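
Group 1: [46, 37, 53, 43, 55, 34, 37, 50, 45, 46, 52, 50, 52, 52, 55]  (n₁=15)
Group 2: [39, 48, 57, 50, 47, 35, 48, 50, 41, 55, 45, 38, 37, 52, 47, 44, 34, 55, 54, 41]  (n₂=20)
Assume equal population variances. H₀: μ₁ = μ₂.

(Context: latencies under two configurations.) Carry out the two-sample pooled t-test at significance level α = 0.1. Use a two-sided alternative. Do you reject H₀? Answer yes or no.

reject H₀: no

x̄₁=47.133, s₁=6.802, n₁=15
x̄₂=45.850, s₂=7.028, n₂=20
s_p² = [14·6.802² + 19·7.028²]/33 = 48.0692
SE = √(s_p²·(1/15+1/20)) = 2.3681
t = (47.133−45.850)/2.3681 = 0.5419
df = 33
p-value (two-sided) = 0.59152
At α=0.1: p ≥ α → fail to reject H₀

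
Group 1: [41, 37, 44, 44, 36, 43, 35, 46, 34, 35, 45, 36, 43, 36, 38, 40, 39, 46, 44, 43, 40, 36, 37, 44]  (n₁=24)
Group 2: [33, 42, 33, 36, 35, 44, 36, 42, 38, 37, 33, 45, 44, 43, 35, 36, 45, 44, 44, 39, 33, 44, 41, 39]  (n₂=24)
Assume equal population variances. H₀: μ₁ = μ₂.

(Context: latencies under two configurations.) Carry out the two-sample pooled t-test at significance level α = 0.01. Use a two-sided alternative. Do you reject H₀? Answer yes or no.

x̄₁=40.083, s₁=3.966, n₁=24
x̄₂=39.208, s₂=4.384, n₂=24
s_p² = [23·3.966² + 23·4.384²]/46 = 17.4737
SE = √(s_p²·(1/24+1/24)) = 1.2067
t = (40.083−39.208)/1.2067 = 0.7251
df = 46
p-value (two-sided) = 0.47206
At α=0.01: p ≥ α → fail to reject H₀

reject H₀: no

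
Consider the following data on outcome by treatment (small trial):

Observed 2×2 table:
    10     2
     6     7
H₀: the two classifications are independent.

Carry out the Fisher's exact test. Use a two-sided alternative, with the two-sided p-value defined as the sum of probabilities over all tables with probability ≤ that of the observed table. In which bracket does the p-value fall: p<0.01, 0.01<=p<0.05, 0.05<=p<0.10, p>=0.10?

Margins: r₁=12, r₂=13, c₁=16, c₂=9, n=25
p_obs = C(12,10)·C(13,6)/C(25,16); sum pmf over tables with pmf ≤ p_obs
p-value (two-sided) = 0.09684
→ bracket: 0.05<=p<0.10

p-value bracket: 0.05<=p<0.10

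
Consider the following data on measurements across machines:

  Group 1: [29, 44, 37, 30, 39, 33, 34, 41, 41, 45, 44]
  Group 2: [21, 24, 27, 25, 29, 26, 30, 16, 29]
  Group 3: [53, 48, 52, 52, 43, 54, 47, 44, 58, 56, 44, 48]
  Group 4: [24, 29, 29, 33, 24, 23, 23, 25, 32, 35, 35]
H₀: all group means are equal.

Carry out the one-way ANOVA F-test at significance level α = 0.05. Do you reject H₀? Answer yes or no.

reject H₀: yes

Group means [37.91, 25.22, 49.92, 28.36], grand mean 36.163
SSB = Σnᵢ(x̄ᵢ−x̄)² = 4049.934; SSW = ΣΣ(x−x̄ᵢ)² = 987.927
MSB = 4049.934/3 = 1349.9779; MSW = 987.927/39 = 25.3315
F = MSB/MSW = 53.2926
df = (3, 39)
p-value (upper-tail) = 0.00000
At α=0.05: p < α → reject H₀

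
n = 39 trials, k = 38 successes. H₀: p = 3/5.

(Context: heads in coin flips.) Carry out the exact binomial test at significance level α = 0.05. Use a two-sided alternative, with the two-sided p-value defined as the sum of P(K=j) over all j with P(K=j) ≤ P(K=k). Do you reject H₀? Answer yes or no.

Exact binomial: n=39, k=38, p₀=3/5=0.6000
P(X=j) = C(n,j)·p₀^j·(1−p₀)^(n−j); p = Σ P(X=j) over j with P(X=j) ≤ P(X=38)
p-value (two-sided) = 0.00000
At α=0.05: p < α → reject H₀

reject H₀: yes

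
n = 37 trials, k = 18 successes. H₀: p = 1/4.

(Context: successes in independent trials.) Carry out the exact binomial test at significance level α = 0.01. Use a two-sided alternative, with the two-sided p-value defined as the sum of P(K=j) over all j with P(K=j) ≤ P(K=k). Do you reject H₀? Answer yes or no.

reject H₀: yes

Exact binomial: n=37, k=18, p₀=1/4=0.2500
P(X=j) = C(n,j)·p₀^j·(1−p₀)^(n−j); p = Σ P(X=j) over j with P(X=j) ≤ P(X=18)
p-value (two-sided) = 0.00191
At α=0.01: p < α → reject H₀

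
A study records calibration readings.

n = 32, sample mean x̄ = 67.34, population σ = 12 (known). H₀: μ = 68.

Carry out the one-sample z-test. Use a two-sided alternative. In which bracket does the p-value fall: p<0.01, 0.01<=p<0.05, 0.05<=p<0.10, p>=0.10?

SE = σ/√n = 12/√32 = 2.1213
z = (x̄−μ₀)/SE = (67.34−68)/2.1213 = -0.3111
p-value (two-sided) = 0.75570
→ bracket: p>=0.10

p-value bracket: p>=0.10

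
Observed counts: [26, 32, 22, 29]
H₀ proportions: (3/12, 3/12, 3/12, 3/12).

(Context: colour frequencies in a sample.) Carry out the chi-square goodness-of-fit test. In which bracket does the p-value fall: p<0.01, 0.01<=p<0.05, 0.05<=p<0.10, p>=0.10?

p-value bracket: p>=0.10

n = 109; E_i = n·p_i = [27.25, 27.25, 27.25, 27.25]
χ² = (26−27.25)²/27.25 + (32−27.25)²/27.25 + (22−27.25)²/27.25 + (29−27.25)²/27.25 = 2.0092
df = 3
p-value (upper-tail) = 0.57050
→ bracket: p>=0.10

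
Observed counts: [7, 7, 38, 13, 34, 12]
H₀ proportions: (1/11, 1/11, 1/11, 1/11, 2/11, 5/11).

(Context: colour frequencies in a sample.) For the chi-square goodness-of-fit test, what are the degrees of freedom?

degrees of freedom = 5

df = k − 1 = 6 − 1 = 5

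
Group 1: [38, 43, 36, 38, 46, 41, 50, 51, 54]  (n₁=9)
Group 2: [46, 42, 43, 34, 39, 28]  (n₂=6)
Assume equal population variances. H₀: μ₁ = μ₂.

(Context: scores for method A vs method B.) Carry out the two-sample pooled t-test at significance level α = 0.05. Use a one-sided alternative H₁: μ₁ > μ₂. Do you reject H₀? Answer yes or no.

x̄₁=44.111, s₁=6.470, n₁=9
x̄₂=38.667, s₂=6.623, n₂=6
s_p² = [8·6.470² + 5·6.623²]/13 = 42.6325
SE = √(s_p²·(1/9+1/6)) = 3.4413
t = (44.111−38.667)/3.4413 = 1.5821
df = 13
p-value (one-sided, H₁ greater) = 0.06882
At α=0.05: p ≥ α → fail to reject H₀

reject H₀: no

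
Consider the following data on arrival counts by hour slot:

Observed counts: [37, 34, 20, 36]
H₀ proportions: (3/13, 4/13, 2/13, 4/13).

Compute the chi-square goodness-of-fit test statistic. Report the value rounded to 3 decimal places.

n = 127; E_i = n·p_i = [29.31, 39.08, 19.54, 39.08]
χ² = (37−29.31)²/29.31 + (34−39.08)²/39.08 + (20−19.54)²/19.54 + (36−39.08)²/39.08 = 2.9318
df = 3

test statistic = 2.932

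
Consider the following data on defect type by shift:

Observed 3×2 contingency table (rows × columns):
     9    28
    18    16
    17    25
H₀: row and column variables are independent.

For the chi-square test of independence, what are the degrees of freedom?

df = (r−1)(c−1) = (3−1)·(2−1) = 2

degrees of freedom = 2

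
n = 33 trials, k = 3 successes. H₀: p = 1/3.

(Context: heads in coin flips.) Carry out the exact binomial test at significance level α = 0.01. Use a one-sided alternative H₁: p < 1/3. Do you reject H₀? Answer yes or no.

reject H₀: yes

Exact binomial: n=33, k=3, p₀=1/3=0.3333
P(X≤3) from Σ C(n,i)·p₀^i·(1−p₀)^(n−i)
p-value (one-sided, H₁ less) = 0.00128
At α=0.01: p < α → reject H₀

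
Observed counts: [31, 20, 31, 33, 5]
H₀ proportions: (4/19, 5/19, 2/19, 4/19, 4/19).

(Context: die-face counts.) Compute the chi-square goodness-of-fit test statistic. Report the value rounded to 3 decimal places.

test statistic = 50.881

n = 120; E_i = n·p_i = [25.26, 31.58, 12.63, 25.26, 25.26]
χ² = (31−25.26)²/25.26 + (20−31.58)²/31.58 + (31−12.63)²/12.63 + (33−25.26)²/25.26 + (5−25.26)²/25.26 = 50.8812
df = 4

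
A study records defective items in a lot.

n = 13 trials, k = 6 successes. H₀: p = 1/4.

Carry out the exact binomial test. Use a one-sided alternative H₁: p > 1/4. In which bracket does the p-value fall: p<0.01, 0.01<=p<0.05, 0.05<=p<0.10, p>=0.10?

Exact binomial: n=13, k=6, p₀=1/4=0.2500
P(X≥6) from Σ C(n,i)·p₀^i·(1−p₀)^(n−i)
p-value (one-sided, H₁ greater) = 0.08021
→ bracket: 0.05<=p<0.10

p-value bracket: 0.05<=p<0.10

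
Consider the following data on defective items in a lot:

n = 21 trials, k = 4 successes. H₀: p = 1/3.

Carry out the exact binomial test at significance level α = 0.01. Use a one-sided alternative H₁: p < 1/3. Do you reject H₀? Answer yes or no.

reject H₀: no

Exact binomial: n=21, k=4, p₀=1/3=0.3333
P(X≤4) from Σ C(n,i)·p₀^i·(1−p₀)^(n−i)
p-value (one-sided, H₁ less) = 0.12116
At α=0.01: p ≥ α → fail to reject H₀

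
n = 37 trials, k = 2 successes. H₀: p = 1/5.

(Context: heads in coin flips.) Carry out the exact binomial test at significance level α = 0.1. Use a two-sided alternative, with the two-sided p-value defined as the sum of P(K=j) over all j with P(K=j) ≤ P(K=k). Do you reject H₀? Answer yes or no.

Exact binomial: n=37, k=2, p₀=1/5=0.2000
P(X=j) = C(n,j)·p₀^j·(1−p₀)^(n−j); p = Σ P(X=j) over j with P(X=j) ≤ P(X=2)
p-value (two-sided) = 0.02274
At α=0.1: p < α → reject H₀

reject H₀: yes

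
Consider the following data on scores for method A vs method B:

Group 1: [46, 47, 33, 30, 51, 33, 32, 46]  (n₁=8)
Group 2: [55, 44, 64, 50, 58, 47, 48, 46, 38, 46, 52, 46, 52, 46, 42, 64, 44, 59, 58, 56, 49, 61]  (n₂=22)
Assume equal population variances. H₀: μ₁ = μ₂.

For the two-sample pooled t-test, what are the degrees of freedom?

df = n₁ + n₂ − 2 = 8 + 22 − 2 = 28

degrees of freedom = 28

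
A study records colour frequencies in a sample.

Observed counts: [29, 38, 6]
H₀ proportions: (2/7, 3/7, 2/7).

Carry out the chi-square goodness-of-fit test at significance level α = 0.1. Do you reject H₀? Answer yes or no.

reject H₀: yes

n = 73; E_i = n·p_i = [20.86, 31.29, 20.86]
χ² = (29−20.86)²/20.86 + (38−31.29)²/31.29 + (6−20.86)²/20.86 = 15.2032
df = 2
p-value (upper-tail) = 0.00050
At α=0.1: p < α → reject H₀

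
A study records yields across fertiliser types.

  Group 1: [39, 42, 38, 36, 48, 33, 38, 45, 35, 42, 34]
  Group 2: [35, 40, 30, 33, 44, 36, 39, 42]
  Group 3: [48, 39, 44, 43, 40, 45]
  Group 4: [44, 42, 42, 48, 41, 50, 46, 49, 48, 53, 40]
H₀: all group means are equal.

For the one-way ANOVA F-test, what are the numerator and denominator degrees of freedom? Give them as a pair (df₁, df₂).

k = 4 groups, N = 36 total
df = (k−1, N−k) = (4−1, 36−4) = (3, 32)

degrees of freedom = [3, 32]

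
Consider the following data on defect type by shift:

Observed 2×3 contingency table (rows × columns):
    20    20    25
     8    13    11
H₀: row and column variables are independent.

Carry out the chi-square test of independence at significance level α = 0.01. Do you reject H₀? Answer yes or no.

reject H₀: no

Row totals [65, 32], col totals [28, 33, 36], n=97
χ² = (20−18.76)²/18.76 + (20−22.11)²/22.11 + (25−24.12)²/24.12 + (8−9.24)²/9.24 + (13−10.89)²/10.89 + (11−11.88)²/11.88 = 0.9560
df = 2
p-value (upper-tail) = 0.62002
At α=0.01: p ≥ α → fail to reject H₀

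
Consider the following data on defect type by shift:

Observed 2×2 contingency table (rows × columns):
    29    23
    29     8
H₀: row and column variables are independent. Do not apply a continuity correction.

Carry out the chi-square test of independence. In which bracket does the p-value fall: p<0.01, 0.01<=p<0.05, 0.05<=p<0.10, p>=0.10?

p-value bracket: 0.01<=p<0.05

Row totals [52, 37], col totals [58, 31], n=89
χ² = (29−33.89)²/33.89 + (23−18.11)²/18.11 + (29−24.11)²/24.11 + (8−12.89)²/12.89 = 4.8683
df = 1
p-value (upper-tail) = 0.02736
→ bracket: 0.01<=p<0.05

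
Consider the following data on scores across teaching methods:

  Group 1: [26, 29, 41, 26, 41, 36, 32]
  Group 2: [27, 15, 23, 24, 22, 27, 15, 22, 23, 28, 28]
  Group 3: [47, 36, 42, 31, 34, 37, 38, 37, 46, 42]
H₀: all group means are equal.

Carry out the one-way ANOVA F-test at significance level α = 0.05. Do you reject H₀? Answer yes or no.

Group means [33.00, 23.09, 39.00], grand mean 31.250
SSB = Σnᵢ(x̄ᵢ−x̄)² = 1354.341; SSW = ΣΣ(x−x̄ᵢ)² = 702.909
MSB = 1354.341/2 = 677.1705; MSW = 702.909/25 = 28.1164
F = MSB/MSW = 24.0846
df = (2, 25)
p-value (upper-tail) = 0.00000
At α=0.05: p < α → reject H₀

reject H₀: yes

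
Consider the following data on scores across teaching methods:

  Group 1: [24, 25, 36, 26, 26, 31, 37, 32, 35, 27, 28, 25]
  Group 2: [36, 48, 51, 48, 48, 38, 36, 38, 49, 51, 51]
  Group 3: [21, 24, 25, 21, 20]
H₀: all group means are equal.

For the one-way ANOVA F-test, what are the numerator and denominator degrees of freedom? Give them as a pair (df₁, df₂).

degrees of freedom = [2, 25]

k = 3 groups, N = 28 total
df = (k−1, N−k) = (3−1, 28−3) = (2, 25)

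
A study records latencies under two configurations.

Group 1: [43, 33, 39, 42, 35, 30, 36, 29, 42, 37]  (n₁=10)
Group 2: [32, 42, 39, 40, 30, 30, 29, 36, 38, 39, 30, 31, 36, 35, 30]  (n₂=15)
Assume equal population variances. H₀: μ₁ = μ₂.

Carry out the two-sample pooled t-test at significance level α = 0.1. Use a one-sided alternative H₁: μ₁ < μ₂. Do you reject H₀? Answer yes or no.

reject H₀: no

x̄₁=36.600, s₁=4.971, n₁=10
x̄₂=34.467, s₂=4.422, n₂=15
s_p² = [9·4.971² + 14·4.422²]/23 = 21.5710
SE = √(s_p²·(1/10+1/15)) = 1.8961
t = (36.600−34.467)/1.8961 = 1.1251
df = 23
p-value (one-sided, H₁ less) = 0.86393
At α=0.1: p ≥ α → fail to reject H₀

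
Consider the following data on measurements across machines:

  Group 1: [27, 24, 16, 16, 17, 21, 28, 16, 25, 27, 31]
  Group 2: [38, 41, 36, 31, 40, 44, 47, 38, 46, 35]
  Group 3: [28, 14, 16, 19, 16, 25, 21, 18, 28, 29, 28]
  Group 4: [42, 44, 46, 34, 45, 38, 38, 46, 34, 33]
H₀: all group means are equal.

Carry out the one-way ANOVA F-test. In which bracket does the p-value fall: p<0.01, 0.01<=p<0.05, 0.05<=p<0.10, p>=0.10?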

━━━━━━━━━━━━━━━━━━━━

● **DIRECTIONS FOR THIS TASK**: Where does the word "rows" appear in the material above? Copy every line that holds it.

● **SOLUTION BELOW**:
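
Observed 3×2 contingency table (rows × columns):
Observed 2×3 contingency table (rows × columns):
Observed 2×2 contingency table (rows × columns):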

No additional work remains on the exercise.